#### The task:
If a line contains "Answer: $784$", it is the last one to write out; begin with the first line of the records and copy each exactly.

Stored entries

┌──

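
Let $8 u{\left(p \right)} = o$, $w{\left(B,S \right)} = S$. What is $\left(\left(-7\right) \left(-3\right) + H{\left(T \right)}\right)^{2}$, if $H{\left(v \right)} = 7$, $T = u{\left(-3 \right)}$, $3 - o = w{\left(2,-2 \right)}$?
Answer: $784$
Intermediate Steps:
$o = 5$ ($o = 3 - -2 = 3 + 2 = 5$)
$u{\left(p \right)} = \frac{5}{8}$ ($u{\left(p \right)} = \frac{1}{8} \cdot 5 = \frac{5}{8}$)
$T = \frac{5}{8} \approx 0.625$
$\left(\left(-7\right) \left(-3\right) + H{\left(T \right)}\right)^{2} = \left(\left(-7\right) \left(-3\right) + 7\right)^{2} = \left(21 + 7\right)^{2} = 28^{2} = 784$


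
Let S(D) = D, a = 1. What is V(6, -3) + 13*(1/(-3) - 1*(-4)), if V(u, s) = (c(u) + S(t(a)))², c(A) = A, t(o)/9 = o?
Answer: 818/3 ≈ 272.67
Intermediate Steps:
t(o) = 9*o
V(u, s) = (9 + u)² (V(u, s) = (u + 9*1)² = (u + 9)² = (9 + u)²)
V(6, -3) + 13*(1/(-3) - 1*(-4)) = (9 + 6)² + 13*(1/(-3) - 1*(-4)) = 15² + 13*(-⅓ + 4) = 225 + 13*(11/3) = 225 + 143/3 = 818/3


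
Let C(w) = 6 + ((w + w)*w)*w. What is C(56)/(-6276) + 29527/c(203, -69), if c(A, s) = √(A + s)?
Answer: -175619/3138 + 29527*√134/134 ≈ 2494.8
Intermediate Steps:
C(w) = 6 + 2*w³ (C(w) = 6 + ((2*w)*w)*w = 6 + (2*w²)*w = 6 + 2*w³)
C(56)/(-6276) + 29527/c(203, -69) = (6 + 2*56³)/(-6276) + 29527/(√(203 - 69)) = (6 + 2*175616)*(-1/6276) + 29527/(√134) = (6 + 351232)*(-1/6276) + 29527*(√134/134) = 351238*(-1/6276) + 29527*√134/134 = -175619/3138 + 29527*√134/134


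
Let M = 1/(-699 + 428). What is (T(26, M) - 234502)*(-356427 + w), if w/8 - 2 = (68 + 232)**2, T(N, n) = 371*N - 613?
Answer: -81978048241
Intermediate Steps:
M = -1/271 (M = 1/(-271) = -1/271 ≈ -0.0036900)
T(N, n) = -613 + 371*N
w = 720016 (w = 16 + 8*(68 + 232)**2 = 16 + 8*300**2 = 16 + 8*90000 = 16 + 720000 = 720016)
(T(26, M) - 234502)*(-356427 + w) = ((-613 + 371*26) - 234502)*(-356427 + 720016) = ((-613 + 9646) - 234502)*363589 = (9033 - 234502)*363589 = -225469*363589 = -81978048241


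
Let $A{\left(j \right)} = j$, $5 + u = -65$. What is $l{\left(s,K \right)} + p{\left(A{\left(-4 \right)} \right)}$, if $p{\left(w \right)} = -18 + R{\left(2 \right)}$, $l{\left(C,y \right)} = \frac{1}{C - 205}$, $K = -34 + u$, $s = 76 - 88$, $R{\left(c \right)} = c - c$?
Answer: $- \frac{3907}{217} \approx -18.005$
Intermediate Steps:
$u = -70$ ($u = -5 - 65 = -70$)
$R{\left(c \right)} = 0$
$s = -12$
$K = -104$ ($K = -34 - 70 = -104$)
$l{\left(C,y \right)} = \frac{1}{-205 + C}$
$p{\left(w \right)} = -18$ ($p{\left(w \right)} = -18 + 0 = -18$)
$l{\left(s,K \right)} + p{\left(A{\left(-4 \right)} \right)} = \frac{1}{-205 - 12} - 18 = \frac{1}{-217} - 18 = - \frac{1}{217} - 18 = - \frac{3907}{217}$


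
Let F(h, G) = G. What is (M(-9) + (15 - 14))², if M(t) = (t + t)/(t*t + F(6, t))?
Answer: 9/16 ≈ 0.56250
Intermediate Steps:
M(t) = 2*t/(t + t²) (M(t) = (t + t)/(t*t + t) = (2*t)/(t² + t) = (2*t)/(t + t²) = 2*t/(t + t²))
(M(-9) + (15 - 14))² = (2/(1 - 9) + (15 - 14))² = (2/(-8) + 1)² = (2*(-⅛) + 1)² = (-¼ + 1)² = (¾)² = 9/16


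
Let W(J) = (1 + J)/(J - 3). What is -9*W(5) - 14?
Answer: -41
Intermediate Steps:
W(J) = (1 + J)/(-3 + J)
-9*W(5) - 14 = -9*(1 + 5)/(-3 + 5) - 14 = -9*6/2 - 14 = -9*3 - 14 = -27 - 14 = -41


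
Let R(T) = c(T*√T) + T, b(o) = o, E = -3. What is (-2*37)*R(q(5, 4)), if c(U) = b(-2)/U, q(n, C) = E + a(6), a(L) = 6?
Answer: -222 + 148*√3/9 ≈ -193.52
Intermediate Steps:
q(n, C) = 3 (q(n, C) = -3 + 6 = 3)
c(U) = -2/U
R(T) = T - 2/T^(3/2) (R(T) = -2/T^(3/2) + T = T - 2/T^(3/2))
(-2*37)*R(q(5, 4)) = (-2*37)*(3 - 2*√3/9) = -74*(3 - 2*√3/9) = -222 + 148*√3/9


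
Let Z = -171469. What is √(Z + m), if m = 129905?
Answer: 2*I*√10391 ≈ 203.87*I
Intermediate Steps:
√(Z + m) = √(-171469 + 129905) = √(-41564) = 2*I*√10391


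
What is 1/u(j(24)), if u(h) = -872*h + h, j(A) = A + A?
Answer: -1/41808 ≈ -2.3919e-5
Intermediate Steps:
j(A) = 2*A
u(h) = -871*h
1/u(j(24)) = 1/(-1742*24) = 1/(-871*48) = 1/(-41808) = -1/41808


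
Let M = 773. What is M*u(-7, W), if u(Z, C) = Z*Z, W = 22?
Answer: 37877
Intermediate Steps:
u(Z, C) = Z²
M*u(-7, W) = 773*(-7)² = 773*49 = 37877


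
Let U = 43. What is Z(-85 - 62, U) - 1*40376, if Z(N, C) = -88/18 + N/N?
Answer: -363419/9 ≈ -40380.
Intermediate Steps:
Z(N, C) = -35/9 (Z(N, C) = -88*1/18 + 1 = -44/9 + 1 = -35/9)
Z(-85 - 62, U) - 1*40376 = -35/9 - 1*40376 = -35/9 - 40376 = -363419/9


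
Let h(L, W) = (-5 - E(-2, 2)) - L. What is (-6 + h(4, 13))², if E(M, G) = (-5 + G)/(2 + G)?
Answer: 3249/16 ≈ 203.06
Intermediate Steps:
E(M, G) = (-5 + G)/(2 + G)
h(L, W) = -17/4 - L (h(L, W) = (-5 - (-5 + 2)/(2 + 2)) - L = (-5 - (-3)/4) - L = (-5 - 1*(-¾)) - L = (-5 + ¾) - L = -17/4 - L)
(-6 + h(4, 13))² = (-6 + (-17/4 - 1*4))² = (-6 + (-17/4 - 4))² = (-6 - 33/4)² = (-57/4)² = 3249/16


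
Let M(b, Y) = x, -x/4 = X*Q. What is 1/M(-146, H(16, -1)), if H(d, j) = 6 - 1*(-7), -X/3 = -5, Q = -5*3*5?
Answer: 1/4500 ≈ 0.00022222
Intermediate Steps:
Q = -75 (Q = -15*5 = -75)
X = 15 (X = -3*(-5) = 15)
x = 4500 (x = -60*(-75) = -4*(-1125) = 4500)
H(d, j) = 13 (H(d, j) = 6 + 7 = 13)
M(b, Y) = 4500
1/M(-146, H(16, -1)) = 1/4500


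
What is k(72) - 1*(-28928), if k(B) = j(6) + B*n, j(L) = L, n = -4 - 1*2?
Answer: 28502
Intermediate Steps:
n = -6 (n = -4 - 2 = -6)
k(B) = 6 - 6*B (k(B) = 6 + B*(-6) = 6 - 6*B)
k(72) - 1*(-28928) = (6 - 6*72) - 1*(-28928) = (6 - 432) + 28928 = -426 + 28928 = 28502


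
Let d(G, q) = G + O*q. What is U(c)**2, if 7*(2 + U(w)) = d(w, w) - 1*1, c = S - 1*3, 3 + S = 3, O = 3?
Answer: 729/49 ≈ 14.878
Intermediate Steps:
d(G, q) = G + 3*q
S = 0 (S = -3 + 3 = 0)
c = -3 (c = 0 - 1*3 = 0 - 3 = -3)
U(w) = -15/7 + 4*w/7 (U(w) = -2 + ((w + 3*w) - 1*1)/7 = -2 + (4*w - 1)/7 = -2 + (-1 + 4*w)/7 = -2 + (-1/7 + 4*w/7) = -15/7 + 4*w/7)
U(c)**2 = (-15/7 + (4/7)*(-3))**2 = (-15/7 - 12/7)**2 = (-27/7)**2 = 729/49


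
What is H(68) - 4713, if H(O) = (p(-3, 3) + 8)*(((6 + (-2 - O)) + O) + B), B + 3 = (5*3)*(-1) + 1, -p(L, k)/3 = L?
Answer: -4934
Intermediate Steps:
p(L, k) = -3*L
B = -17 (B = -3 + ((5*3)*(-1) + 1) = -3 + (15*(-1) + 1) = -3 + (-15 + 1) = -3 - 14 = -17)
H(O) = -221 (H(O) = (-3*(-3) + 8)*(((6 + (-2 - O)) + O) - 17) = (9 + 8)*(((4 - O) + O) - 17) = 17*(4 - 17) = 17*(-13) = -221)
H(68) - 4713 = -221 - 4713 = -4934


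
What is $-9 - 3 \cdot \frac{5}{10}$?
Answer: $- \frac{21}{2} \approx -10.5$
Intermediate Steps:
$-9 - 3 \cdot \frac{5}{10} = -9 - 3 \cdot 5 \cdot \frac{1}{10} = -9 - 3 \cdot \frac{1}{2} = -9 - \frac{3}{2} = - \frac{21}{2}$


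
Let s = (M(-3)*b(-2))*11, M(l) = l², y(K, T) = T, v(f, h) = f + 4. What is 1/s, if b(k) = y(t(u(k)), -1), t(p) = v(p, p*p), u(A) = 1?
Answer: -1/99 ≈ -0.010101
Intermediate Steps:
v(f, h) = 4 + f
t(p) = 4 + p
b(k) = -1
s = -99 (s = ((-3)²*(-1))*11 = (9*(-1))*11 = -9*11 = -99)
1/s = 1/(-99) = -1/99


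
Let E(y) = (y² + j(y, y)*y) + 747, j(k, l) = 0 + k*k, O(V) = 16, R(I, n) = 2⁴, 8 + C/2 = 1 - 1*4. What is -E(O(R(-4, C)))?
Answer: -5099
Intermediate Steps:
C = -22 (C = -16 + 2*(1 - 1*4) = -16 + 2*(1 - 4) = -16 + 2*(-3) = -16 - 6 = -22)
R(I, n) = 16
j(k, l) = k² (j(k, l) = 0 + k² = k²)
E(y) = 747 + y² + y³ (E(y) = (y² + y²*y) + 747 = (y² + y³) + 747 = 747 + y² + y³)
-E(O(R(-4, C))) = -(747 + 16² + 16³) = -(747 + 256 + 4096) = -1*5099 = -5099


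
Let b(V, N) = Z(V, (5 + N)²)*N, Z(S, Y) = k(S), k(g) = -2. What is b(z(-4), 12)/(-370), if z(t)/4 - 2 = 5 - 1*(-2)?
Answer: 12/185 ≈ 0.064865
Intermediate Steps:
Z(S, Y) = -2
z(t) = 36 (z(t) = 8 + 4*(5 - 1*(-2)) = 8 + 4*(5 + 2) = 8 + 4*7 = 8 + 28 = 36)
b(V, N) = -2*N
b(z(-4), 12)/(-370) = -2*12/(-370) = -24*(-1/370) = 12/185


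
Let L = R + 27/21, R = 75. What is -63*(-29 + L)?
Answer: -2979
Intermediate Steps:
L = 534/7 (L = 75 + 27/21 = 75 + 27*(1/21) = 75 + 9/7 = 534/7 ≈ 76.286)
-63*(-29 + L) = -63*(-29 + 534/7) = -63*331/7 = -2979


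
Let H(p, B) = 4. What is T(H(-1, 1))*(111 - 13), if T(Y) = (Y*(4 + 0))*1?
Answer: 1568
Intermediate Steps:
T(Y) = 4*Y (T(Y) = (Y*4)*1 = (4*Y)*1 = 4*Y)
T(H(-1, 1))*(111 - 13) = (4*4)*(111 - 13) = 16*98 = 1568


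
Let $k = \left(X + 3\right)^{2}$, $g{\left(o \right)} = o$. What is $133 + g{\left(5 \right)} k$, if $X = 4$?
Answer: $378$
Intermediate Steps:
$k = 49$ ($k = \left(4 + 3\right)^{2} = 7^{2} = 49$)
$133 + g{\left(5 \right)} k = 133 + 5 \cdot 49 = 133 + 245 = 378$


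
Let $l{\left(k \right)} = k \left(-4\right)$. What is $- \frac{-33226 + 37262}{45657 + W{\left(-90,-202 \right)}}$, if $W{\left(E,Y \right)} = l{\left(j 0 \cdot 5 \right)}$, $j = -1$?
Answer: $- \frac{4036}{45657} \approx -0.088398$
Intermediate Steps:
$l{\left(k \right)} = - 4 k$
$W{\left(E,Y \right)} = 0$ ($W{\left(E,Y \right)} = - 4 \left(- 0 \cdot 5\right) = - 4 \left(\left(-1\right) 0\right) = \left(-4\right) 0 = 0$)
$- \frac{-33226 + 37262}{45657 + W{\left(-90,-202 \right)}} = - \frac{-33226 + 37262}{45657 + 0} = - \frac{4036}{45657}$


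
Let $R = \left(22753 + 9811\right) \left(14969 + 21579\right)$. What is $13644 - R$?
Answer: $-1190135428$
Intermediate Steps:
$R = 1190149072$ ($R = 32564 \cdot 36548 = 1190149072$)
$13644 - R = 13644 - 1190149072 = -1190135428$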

└──

#### Exercise response:
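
Let $8 u{\left(p \right)} = o$, $w{\left(B,S \right)} = S$. What is $\left(\left(-7\right) \left(-3\right) + H{\left(T \right)}\right)^{2}$, if $H{\left(v \right)} = 7$, $T = u{\left(-3 \right)}$, $3 - o = w{\left(2,-2 \right)}$?
Answer: $784$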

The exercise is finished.